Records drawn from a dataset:

_ _ _

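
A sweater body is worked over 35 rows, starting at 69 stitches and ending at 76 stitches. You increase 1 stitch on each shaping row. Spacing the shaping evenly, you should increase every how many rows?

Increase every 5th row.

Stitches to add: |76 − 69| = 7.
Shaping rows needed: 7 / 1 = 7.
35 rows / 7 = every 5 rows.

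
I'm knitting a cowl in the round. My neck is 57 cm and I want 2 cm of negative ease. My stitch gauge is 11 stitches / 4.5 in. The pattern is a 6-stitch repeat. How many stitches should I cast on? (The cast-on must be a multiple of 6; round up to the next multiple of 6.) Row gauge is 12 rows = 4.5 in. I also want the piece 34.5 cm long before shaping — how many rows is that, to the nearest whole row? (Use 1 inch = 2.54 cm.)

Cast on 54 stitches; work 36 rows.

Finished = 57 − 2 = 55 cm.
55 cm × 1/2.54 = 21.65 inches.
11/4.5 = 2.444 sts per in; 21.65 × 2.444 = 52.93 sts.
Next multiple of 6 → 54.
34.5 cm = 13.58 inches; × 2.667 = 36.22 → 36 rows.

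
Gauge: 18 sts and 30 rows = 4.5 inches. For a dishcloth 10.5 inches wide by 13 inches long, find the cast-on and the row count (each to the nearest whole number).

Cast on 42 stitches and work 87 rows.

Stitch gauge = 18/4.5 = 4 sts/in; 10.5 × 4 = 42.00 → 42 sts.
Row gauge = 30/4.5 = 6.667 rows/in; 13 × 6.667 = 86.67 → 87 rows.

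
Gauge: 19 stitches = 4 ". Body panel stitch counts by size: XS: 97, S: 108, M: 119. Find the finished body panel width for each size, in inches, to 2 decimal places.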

_ _ _

Please give the data again in full, exactly as written.

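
A sweater body is worked over 35 rows, starting at 69 stitches and ending at 76 stitches. You increase 1 stitch on each shaping row. Spacing the shaping evenly, you should increase every how many rows?

Increase every 5th row.

Stitches to add: |76 − 69| = 7.
Shaping rows needed: 7 / 1 = 7.
35 rows / 7 = every 5 rows.

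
I'm knitting a cowl in the round. My neck is 57 cm and I want 2 cm of negative ease. My stitch gauge is 11 stitches / 4.5 in. The pattern is a 6-stitch repeat. How many stitches should I cast on? (The cast-on must be a multiple of 6; round up to the next multiple of 6.) Row gauge is 12 rows = 4.5 in. I also want the piece 34.5 cm long before shaping — how many rows is that, to the nearest whole row? (Use 1 inch = 2.54 cm.)

Cast on 54 stitches; work 36 rows.

Finished = 57 − 2 = 55 cm.
55 cm × 1/2.54 = 21.65 inches.
11/4.5 = 2.444 sts per in; 21.65 × 2.444 = 52.93 sts.
Next multiple of 6 → 54.
34.5 cm = 13.58 inches; × 2.667 = 36.22 → 36 rows.

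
Gauge: 18 sts and 30 rows = 4.5 inches. For a dishcloth 10.5 inches wide by 13 inches long, find the cast-on and the row count (each to the nearest whole number).

Cast on 42 stitches and work 87 rows.

Stitch gauge = 18/4.5 = 4 sts/in; 10.5 × 4 = 42.00 → 42 sts.
Row gauge = 30/4.5 = 6.667 rows/in; 13 × 6.667 = 86.67 → 87 rows.

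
Gauge: 19 stitches = 4 ". Body panel stitch counts by size: XS: 97, S: 108, M: 119. Find the finished body panel width for each size, in inches, to 2 decimal places.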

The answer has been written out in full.